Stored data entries

####################

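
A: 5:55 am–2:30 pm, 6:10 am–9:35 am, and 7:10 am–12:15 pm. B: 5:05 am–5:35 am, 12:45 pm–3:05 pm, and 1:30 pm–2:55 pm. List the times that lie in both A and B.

Merge the first list: 5:55 am-2:30 pm.
Merge the second list: 5:05 am-5:35 am, 12:45 pm-3:05 pm.
5:55 am-2:30 pm ∩ B → 12:45 pm-2:30 pm.

12:45 pm-2:30 pm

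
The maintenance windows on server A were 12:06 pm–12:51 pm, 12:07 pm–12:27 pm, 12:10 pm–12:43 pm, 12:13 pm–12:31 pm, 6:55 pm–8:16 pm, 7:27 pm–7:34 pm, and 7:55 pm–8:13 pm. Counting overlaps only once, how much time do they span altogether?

Merged: 12:06 pm–12:51 pm, 6:55 pm–8:16 pm.
Lengths: 45 min + 1 h 21 min = 2 h 6 min.

2 h 6 min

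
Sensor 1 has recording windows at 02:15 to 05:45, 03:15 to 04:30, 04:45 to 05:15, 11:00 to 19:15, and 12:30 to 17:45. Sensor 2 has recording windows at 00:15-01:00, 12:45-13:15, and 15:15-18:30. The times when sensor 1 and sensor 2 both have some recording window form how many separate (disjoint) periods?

Merge the first list: 02:15–05:45, 11:00–19:15.
A ∩ B = 12:45–13:15, 15:15–18:30.
That is 2 disjoint pieces.

2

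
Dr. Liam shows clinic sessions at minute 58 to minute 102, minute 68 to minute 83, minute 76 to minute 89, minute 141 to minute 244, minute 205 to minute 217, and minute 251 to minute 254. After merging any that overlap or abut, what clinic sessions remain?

minute 68 to minute 83 overlaps/touches minute 58 to minute 102 → extend to minute 58 to minute 102.
minute 76 to minute 89 overlaps/touches minute 58 to minute 102 → extend to minute 58 to minute 102.
minute 141 to minute 244 is disjoint → start new block.
minute 205 to minute 217 overlaps/touches minute 141 to minute 244 → extend to minute 141 to minute 244.
minute 251 to minute 254 is disjoint → start new block.

minute 58 to minute 102, minute 141 to minute 244, minute 251 to minute 254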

####################

You are asked to reproduce word for word the line containing "Dr. Liam shows" and every subsequent line through the end of the entries.

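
Dr. Liam shows clinic sessions at minute 58 to minute 102, minute 68 to minute 83, minute 76 to minute 89, minute 141 to minute 244, minute 205 to minute 217, and minute 251 to minute 254. After merging any that overlap or abut, what clinic sessions remain?

minute 68 to minute 83 overlaps/touches minute 58 to minute 102 → extend to minute 58 to minute 102.
minute 76 to minute 89 overlaps/touches minute 58 to minute 102 → extend to minute 58 to minute 102.
minute 141 to minute 244 is disjoint → start new block.
minute 205 to minute 217 overlaps/touches minute 141 to minute 244 → extend to minute 141 to minute 244.
minute 251 to minute 254 is disjoint → start new block.

minute 58 to minute 102, minute 141 to minute 244, minute 251 to minute 254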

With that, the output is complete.